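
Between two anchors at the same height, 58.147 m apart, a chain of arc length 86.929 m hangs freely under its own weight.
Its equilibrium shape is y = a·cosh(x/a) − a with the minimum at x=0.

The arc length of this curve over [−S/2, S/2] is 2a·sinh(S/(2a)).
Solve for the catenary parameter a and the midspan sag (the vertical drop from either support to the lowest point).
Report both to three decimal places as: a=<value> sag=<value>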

.....

## Exercise requirements
Please reproduce the listing word for word, but only from the line that contains "Solve for the" to its last line, inclusive.

## Answer to this problem
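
Solve for the catenary parameter a and the midspan sag (the vertical drop from either support to the lowest point).
Report both to three decimal places as: a=<value> sag=<value>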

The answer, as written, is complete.